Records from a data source
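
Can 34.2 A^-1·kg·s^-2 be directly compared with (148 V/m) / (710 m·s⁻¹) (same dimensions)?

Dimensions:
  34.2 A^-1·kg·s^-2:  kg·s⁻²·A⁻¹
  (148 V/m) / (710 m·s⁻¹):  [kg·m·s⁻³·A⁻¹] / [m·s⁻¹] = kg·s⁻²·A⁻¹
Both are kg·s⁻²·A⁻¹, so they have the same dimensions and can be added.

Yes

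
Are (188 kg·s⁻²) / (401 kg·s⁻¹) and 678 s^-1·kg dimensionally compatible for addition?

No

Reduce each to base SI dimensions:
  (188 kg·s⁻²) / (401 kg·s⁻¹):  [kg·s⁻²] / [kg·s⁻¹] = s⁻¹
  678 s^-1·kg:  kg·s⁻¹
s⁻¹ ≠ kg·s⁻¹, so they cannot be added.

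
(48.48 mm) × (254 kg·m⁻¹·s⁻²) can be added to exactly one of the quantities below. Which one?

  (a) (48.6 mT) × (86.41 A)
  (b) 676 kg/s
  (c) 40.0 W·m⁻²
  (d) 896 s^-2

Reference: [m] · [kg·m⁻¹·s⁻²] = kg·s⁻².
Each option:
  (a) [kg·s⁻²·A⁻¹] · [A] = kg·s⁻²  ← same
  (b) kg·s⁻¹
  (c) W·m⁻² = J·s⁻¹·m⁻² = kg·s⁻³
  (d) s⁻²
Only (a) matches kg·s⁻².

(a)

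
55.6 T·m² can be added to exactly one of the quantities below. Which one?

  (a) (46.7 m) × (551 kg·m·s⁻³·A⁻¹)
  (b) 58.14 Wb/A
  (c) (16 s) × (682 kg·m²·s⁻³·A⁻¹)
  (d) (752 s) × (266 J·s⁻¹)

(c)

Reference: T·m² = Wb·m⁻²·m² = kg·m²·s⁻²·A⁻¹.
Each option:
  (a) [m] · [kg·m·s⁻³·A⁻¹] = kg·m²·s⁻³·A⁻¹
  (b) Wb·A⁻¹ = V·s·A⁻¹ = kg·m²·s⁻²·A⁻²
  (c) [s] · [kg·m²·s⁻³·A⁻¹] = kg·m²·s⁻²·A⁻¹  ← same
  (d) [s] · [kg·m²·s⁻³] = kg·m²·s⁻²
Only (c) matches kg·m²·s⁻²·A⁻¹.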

**WHAT NEEDS TO BE DONE**
Here the answer is the exact run of lines above, from the line with "(a) (46.7 m) × (551 kg·m·s⁻³·A⁻¹)" down to the last, and nothing else.

**FINAL ANSWER**
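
  (a) (46.7 m) × (551 kg·m·s⁻³·A⁻¹)
  (b) 58.14 Wb/A
  (c) (16 s) × (682 kg·m²·s⁻³·A⁻¹)
  (d) (752 s) × (266 J·s⁻¹)

(c)

Reference: T·m² = Wb·m⁻²·m² = kg·m²·s⁻²·A⁻¹.
Each option:
  (a) [m] · [kg·m·s⁻³·A⁻¹] = kg·m²·s⁻³·A⁻¹
  (b) Wb·A⁻¹ = V·s·A⁻¹ = kg·m²·s⁻²·A⁻²
  (c) [s] · [kg·m²·s⁻³·A⁻¹] = kg·m²·s⁻²·A⁻¹  ← same
  (d) [s] · [kg·m²·s⁻³] = kg·m²·s⁻²
Only (c) matches kg·m²·s⁻²·A⁻¹.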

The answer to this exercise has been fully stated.